→ **TRY IT**: From the records below, output exactly the lines running from the line containing "(C) Stress the first syllable." through the line containing "rule: feet are built from left", and no others.

→ **DATA SUPPLIED**:
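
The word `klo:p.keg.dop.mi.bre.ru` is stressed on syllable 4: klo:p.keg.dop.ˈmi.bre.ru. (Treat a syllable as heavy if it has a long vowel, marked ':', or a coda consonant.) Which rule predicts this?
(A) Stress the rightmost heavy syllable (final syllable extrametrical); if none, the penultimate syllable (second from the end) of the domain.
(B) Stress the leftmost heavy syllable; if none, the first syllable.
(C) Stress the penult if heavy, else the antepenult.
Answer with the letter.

C

Rule A → syllable 3 (observed: 4).
Rule B → syllable 1 (observed: 4).
Rule C → syllable 4 ✓.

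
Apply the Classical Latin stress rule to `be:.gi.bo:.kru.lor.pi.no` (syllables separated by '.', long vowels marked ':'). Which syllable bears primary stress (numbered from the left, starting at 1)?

Classical Latin: stress the penult if heavy (long vowel or closed), else the antepenult.
Weights: 5 lor H, 6 pi L, 7 no L.
The penult (syllable 6, pi) is light, so stress falls on the antepenult (syllable 5, lor).
Stress on syllable 5: be:.gi.bo:.kru.ˈlor.pi.no.

5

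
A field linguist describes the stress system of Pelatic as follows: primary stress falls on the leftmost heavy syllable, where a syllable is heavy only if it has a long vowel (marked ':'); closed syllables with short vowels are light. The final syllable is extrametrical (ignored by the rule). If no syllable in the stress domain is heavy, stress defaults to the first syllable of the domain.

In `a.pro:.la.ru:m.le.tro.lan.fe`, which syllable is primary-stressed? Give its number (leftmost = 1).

2

The final syllable (8, fe) is extrametrical; the stress domain is syllables 1–7.
Weights: 1 a L, 2 pro: H, 3 la L, 4 ru:m H, 5 le L, 6 tro L, 7 lan L.
Heavy syllables in the domain: 2, 4. The leftmost is syllable 2 (pro:).
Primary stress: syllable 2 → a.ˈpro:.la.ru:m.le.tro.lan.fe.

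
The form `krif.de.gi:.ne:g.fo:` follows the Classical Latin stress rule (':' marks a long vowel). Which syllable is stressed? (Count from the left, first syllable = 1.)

Classical Latin: stress the penult if heavy (long vowel or closed), else the antepenult.
Weights: 3 gi: H, 4 ne:g H, 5 fo: H.
The penult (syllable 4, ne:g) is heavy, so it takes stress.
Stress on syllable 4: krif.de.gi:.ˈne:g.fo:.

4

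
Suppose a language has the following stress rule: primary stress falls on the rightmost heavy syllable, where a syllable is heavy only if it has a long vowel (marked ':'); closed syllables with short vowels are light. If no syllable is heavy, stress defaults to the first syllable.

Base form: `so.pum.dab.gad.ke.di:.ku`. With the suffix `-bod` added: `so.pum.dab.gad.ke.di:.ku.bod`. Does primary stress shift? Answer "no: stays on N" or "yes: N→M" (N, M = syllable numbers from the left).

no: stays on 6

Base `so.pum.dab.gad.ke.di:.ku` (7 syllables):
  Weights: 1 so L, 2 pum L, 3 dab L, 4 gad L, 5 ke L, 6 di: H, 7 ku L.
  Heavy syllables in the domain: 6. The rightmost is syllable 6 (di:).
  → primary stress on syllable 6.
Suffixed `so.pum.dab.gad.ke.di:.ku.bod` (8 syllables):
  Weights: 1 so L, 2 pum L, 3 dab L, 4 gad L, 5 ke L, 6 di: H, 7 ku L, 8 bod L.
  Heavy syllables in the domain: 6. The rightmost is syllable 6 (di:).
  → primary stress on syllable 6.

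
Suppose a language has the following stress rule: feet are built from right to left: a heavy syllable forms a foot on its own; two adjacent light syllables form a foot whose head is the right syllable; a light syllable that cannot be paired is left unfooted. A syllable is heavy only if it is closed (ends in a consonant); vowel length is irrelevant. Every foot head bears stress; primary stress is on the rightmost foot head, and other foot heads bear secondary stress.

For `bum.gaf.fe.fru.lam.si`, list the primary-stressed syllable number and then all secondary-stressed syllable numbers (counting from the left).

primary 5, secondary 1, 2, 4

Weights: 1 bum H, 2 gaf H, 3 fe L, 4 fru L, 5 lam H, 6 si L.
Parse right to left (heavy = foot alone; LL = one foot; stranded L unfooted): (ˈbum) (ˈgaf) (fe.ˈfru) (ˈlam) si.
Foot heads: 1, 2, 4, 5.
Primary stress on the rightmost head = syllable 5.
Secondary stress on 1, 2, 4: ˌbum.ˌgaf.fe.ˌfru.ˈlam.si.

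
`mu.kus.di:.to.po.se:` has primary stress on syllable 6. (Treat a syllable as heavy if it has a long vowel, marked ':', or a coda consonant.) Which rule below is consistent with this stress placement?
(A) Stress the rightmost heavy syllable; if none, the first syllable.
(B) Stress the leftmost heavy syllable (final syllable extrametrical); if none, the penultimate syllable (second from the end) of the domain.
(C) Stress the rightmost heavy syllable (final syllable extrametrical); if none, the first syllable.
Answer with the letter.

A

Rule A → syllable 6 ✓.
Rule B → syllable 2 (observed: 6).
Rule C → syllable 3 (observed: 6).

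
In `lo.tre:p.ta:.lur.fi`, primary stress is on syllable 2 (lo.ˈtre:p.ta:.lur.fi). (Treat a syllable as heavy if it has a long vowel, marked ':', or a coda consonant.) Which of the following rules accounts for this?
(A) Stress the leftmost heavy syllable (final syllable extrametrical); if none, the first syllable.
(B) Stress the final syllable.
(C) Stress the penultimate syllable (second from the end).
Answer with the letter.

A

Rule A → syllable 2 ✓.
Rule B → syllable 5 (observed: 2).
Rule C → syllable 4 (observed: 2).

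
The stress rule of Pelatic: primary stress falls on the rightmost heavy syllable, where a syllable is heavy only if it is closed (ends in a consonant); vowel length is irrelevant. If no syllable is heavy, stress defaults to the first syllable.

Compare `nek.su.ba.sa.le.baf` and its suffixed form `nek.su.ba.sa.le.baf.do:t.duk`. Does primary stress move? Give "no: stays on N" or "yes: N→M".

yes: 6→8

Base `nek.su.ba.sa.le.baf` (6 syllables):
  Weights: 1 nek H, 2 su L, 3 ba L, 4 sa L, 5 le L, 6 baf H.
  Heavy syllables in the domain: 1, 6. The rightmost is syllable 6 (baf).
  → primary stress on syllable 6.
Suffixed `nek.su.ba.sa.le.baf.do:t.duk` (8 syllables):
  Weights: 1 nek H, 2 su L, 3 ba L, 4 sa L, 5 le L, 6 baf H, 7 do:t H, 8 duk H.
  Heavy syllables in the domain: 1, 6, 7, 8. The rightmost is syllable 8 (duk).
  → primary stress on syllable 8.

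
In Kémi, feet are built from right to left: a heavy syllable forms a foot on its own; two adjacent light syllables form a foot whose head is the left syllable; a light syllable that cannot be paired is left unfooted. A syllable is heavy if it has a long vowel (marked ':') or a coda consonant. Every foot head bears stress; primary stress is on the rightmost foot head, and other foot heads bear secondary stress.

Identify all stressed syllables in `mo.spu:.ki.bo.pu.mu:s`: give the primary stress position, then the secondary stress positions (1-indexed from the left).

primary 6, secondary 2, 4

Weights: 1 mo L, 2 spu: H, 3 ki L, 4 bo L, 5 pu L, 6 mu:s H.
Parse right to left (heavy = foot alone; LL = one foot; stranded L unfooted): mo (ˈspu:) ki (ˈbo.pu) (ˈmu:s).
Foot heads: 2, 4, 6.
Primary stress on the rightmost head = syllable 6.
Secondary stress on 2, 4: mo.ˌspu:.ki.ˌbo.pu.ˈmu:s.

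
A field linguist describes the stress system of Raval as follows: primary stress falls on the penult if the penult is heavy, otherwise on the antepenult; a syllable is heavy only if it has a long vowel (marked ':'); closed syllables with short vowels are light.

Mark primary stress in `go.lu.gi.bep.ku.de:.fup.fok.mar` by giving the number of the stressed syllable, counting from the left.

7

Weights: 7 fup L, 8 fok L, 9 mar L.
The penult (syllable 8, fok) is light, so stress falls on the antepenult (syllable 7, fup).
Primary stress: syllable 7 → go.lu.gi.bep.ku.de:.ˈfup.fok.mar.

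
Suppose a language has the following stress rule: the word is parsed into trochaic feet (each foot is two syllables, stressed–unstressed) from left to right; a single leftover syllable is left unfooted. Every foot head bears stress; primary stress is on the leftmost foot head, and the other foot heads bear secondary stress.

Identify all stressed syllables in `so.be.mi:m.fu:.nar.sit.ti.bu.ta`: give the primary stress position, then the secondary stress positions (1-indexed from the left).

Parse left to right into trochaic (ˈσσ) feet: (ˈso.be) (ˈmi:m.fu:) (ˈnar.sit) (ˈti.bu) ta. Syllable 9 is left unfooted.
Foot heads (stressed positions): 1, 3, 5, 7.
End Rule Leftmost: primary stress on the leftmost head = syllable 1.
Secondary stress on 3, 5, 7: ˈso.be.ˌmi:m.fu:.ˌnar.sit.ˌti.bu.ta.

primary 1, secondary 3, 5, 7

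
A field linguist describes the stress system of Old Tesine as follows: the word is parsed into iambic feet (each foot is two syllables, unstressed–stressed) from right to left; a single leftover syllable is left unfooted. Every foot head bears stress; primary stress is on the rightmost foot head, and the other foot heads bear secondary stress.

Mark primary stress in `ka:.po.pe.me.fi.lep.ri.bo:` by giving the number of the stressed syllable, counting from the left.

Parse right to left into iambic (σˈσ) feet: (ka:.ˈpo) (pe.ˈme) (fi.ˈlep) (ri.ˈbo:).
Foot heads (stressed positions): 2, 4, 6, 8.
End Rule Rightmost: primary stress on the rightmost head = syllable 8.
Primary stress: syllable 8 → ka:.po.pe.me.fi.lep.ri.ˈbo:.

8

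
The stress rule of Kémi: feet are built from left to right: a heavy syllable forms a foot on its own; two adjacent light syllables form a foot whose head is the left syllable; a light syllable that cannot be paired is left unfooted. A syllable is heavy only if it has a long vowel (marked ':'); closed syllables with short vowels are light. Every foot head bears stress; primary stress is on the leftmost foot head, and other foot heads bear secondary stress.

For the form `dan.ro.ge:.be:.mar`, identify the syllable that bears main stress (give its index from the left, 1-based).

1

Weights: 1 dan L, 2 ro L, 3 ge: H, 4 be: H, 5 mar L.
Parse left to right (heavy = foot alone; LL = one foot; stranded L unfooted): (ˈdan.ro) (ˈge:) (ˈbe:) mar.
Foot heads: 1, 3, 4.
Primary stress on the leftmost head = syllable 1.
Primary stress: syllable 1 → ˈdan.ro.ge:.be:.mar.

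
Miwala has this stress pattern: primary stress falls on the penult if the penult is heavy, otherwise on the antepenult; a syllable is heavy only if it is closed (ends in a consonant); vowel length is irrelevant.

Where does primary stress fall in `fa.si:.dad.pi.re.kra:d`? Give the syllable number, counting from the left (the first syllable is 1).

Weights: 4 pi L, 5 re L, 6 kra:d H.
The penult (syllable 5, re) is light, so stress falls on the antepenult (syllable 4, pi).
Primary stress: syllable 4 → fa.si:.dad.ˈpi.re.kra:d.

4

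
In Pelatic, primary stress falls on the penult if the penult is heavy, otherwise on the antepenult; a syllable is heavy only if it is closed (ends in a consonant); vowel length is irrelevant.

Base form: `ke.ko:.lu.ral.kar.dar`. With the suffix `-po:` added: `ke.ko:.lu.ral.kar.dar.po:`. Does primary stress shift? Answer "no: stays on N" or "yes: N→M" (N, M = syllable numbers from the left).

yes: 5→6

Base `ke.ko:.lu.ral.kar.dar` (6 syllables):
  Weights: 4 ral H, 5 kar H, 6 dar H.
  The penult (syllable 5, kar) is heavy, so it takes stress.
  → primary stress on syllable 5.
Suffixed `ke.ko:.lu.ral.kar.dar.po:` (7 syllables):
  Weights: 5 kar H, 6 dar H, 7 po: L.
  The penult (syllable 6, dar) is heavy, so it takes stress.
  → primary stress on syllable 6.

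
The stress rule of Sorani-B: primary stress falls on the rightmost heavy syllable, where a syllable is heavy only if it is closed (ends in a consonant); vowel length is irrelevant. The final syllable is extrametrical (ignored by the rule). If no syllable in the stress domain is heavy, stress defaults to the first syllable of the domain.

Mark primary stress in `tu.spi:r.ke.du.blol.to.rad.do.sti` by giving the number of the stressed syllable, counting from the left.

7

The final syllable (9, sti) is extrametrical; the stress domain is syllables 1–8.
Weights: 1 tu L, 2 spi:r H, 3 ke L, 4 du L, 5 blol H, 6 to L, 7 rad H, 8 do L.
Heavy syllables in the domain: 2, 5, 7. The rightmost is syllable 7 (rad).
Primary stress: syllable 7 → tu.spi:r.ke.du.blol.to.ˈrad.do.sti.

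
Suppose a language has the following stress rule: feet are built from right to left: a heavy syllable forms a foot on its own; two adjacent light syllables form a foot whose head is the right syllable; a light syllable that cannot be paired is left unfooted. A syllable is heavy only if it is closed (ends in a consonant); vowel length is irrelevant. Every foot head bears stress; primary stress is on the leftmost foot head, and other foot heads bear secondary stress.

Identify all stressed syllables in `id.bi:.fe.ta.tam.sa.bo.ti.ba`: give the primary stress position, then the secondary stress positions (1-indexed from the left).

primary 1, secondary 4, 5, 7, 9

Weights: 1 id H, 2 bi: L, 3 fe L, 4 ta L, 5 tam H, 6 sa L, 7 bo L, 8 ti L, 9 ba L.
Parse right to left (heavy = foot alone; LL = one foot; stranded L unfooted): (ˈid) bi: (fe.ˈta) (ˈtam) (sa.ˈbo) (ti.ˈba).
Foot heads: 1, 4, 5, 7, 9.
Primary stress on the leftmost head = syllable 1.
Secondary stress on 4, 5, 7, 9: ˈid.bi:.fe.ˌta.ˌtam.sa.ˌbo.ti.ˌba.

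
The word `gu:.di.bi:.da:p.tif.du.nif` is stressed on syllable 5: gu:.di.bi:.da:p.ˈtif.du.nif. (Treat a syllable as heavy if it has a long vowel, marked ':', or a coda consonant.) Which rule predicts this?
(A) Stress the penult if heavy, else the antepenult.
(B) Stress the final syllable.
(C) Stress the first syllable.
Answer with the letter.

A

Rule A → syllable 5 ✓.
Rule B → syllable 7 (observed: 5).
Rule C → syllable 1 (observed: 5).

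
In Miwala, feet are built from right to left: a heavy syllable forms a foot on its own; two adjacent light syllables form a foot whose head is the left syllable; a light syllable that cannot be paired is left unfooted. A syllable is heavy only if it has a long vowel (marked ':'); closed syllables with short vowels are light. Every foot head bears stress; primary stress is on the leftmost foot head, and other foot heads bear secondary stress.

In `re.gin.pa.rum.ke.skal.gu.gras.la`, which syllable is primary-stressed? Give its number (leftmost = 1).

2

Weights: 1 re L, 2 gin L, 3 pa L, 4 rum L, 5 ke L, 6 skal L, 7 gu L, 8 gras L, 9 la L.
Parse right to left (heavy = foot alone; LL = one foot; stranded L unfooted): re (ˈgin.pa) (ˈrum.ke) (ˈskal.gu) (ˈgras.la).
Foot heads: 2, 4, 6, 8.
Primary stress on the leftmost head = syllable 2.
Primary stress: syllable 2 → re.ˈgin.pa.rum.ke.skal.gu.gras.la.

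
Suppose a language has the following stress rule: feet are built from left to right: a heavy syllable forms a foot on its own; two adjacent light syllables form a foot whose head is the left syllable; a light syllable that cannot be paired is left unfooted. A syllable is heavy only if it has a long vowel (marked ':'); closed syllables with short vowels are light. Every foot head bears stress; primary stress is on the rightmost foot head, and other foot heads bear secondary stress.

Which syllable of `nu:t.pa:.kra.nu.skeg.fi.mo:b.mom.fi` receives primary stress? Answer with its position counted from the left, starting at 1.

Weights: 1 nu:t H, 2 pa: H, 3 kra L, 4 nu L, 5 skeg L, 6 fi L, 7 mo:b H, 8 mom L, 9 fi L.
Parse left to right (heavy = foot alone; LL = one foot; stranded L unfooted): (ˈnu:t) (ˈpa:) (ˈkra.nu) (ˈskeg.fi) (ˈmo:b) (ˈmom.fi).
Foot heads: 1, 2, 3, 5, 7, 8.
Primary stress on the rightmost head = syllable 8.
Primary stress: syllable 8 → nu:t.pa:.kra.nu.skeg.fi.mo:b.ˈmom.fi.

8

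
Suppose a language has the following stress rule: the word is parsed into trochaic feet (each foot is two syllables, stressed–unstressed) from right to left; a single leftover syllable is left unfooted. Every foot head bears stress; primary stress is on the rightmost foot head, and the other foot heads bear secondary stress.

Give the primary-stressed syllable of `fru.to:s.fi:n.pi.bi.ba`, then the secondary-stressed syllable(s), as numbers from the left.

Parse right to left into trochaic (ˈσσ) feet: (ˈfru.to:s) (ˈfi:n.pi) (ˈbi.ba).
Foot heads (stressed positions): 1, 3, 5.
End Rule Rightmost: primary stress on the rightmost head = syllable 5.
Secondary stress on 1, 3: ˌfru.to:s.ˌfi:n.pi.ˈbi.ba.

primary 5, secondary 1, 3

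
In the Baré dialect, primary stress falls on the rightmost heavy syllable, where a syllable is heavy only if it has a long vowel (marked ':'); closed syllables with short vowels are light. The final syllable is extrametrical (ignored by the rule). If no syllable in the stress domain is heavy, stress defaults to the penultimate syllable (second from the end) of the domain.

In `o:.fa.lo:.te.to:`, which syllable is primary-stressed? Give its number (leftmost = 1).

3

The final syllable (5, to:) is extrametrical; the stress domain is syllables 1–4.
Weights: 1 o: H, 2 fa L, 3 lo: H, 4 te L.
Heavy syllables in the domain: 1, 3. The rightmost is syllable 3 (lo:).
Primary stress: syllable 3 → o:.fa.ˈlo:.te.to:.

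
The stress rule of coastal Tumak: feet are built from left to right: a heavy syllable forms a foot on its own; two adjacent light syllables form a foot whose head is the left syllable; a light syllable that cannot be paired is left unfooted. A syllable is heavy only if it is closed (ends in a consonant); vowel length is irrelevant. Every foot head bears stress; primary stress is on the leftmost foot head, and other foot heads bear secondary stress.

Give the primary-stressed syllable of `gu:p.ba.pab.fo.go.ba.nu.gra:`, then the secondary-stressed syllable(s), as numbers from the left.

primary 1, secondary 3, 4, 6

Weights: 1 gu:p H, 2 ba L, 3 pab H, 4 fo L, 5 go L, 6 ba L, 7 nu L, 8 gra: L.
Parse left to right (heavy = foot alone; LL = one foot; stranded L unfooted): (ˈgu:p) ba (ˈpab) (ˈfo.go) (ˈba.nu) gra:.
Foot heads: 1, 3, 4, 6.
Primary stress on the leftmost head = syllable 1.
Secondary stress on 3, 4, 6: ˈgu:p.ba.ˌpab.ˌfo.go.ˌba.nu.gra:.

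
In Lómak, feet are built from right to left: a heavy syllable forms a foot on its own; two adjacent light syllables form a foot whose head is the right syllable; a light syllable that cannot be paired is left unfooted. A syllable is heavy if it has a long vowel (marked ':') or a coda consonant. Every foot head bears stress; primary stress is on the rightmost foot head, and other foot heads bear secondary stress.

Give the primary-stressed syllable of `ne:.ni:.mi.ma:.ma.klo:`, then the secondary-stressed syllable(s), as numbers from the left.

Weights: 1 ne: H, 2 ni: H, 3 mi L, 4 ma: H, 5 ma L, 6 klo: H.
Parse right to left (heavy = foot alone; LL = one foot; stranded L unfooted): (ˈne:) (ˈni:) mi (ˈma:) ma (ˈklo:).
Foot heads: 1, 2, 4, 6.
Primary stress on the rightmost head = syllable 6.
Secondary stress on 1, 2, 4: ˌne:.ˌni:.mi.ˌma:.ma.ˈklo:.

primary 6, secondary 1, 2, 4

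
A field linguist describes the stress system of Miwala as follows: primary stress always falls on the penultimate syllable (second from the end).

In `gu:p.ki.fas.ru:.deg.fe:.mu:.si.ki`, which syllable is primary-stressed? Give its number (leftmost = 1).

8

The word has 9 syllables; the penultimate syllable (second from the end) is syllable 8 (si).
Primary stress: syllable 8 → gu:p.ki.fas.ru:.deg.fe:.mu:.ˈsi.ki.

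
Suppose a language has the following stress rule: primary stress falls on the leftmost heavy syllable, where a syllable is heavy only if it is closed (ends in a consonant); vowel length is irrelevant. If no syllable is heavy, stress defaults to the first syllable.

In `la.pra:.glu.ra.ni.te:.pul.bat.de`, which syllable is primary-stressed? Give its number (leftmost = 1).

7

Weights: 1 la L, 2 pra: L, 3 glu L, 4 ra L, 5 ni L, 6 te: L, 7 pul H, 8 bat H, 9 de L.
Heavy syllables in the domain: 7, 8. The leftmost is syllable 7 (pul).
Primary stress: syllable 7 → la.pra:.glu.ra.ni.te:.ˈpul.bat.de.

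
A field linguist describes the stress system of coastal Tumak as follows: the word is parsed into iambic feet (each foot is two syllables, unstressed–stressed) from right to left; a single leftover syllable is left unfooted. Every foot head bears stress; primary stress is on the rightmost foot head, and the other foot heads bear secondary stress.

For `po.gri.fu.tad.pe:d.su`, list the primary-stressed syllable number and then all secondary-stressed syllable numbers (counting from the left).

primary 6, secondary 2, 4

Parse right to left into iambic (σˈσ) feet: (po.ˈgri) (fu.ˈtad) (pe:d.ˈsu).
Foot heads (stressed positions): 2, 4, 6.
End Rule Rightmost: primary stress on the rightmost head = syllable 6.
Secondary stress on 2, 4: po.ˌgri.fu.ˌtad.pe:d.ˈsu.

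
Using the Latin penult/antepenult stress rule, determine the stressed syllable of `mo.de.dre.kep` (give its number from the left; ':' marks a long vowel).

Classical Latin: stress the penult if heavy (long vowel or closed), else the antepenult.
Weights: 2 de L, 3 dre L, 4 kep H.
The penult (syllable 3, dre) is light, so stress falls on the antepenult (syllable 2, de).
Stress on syllable 2: mo.ˈde.dre.kep.

2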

→ **ANSWER TO THIS PROBLEM**:
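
(C) Stress the first syllable.
Answer with the letter.

A

Rule A → syllable 5 ✓.
Rule B → syllable 7 (observed: 5).
Rule C → syllable 1 (observed: 5).

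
In Miwala, feet are built from right to left: a heavy syllable forms a foot on its own; two adjacent light syllables form a foot whose head is the left syllable; a light syllable that cannot be paired is left unfooted. A syllable is heavy only if it has a long vowel (marked ':'); closed syllables with short vowels are light. Every foot head bears stress; primary stress is on the leftmost foot head, and other foot heads bear secondary stress.

In `re.gin.pa.rum.ke.skal.gu.gras.la`, which syllable is primary-stressed? Give its number (leftmost = 1).

2

Weights: 1 re L, 2 gin L, 3 pa L, 4 rum L, 5 ke L, 6 skal L, 7 gu L, 8 gras L, 9 la L.
Parse right to left (heavy = foot alone; LL = one foot; stranded L unfooted): re (ˈgin.pa) (ˈrum.ke) (ˈskal.gu) (ˈgras.la).
Foot heads: 2, 4, 6, 8.
Primary stress on the leftmost head = syllable 2.
Primary stress: syllable 2 → re.ˈgin.pa.rum.ke.skal.gu.gras.la.

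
Suppose a language has the following stress rule: feet are built from left to right: a heavy syllable forms a foot on its own; two adjacent light syllables form a foot whose head is the left syllable; a light syllable that cannot be paired is left unfooted. A syllable is heavy only if it has a long vowel (marked ':'); closed syllables with short vowels are light. Every foot head bears stress; primary stress is on the rightmost foot head, and other foot heads bear secondary stress.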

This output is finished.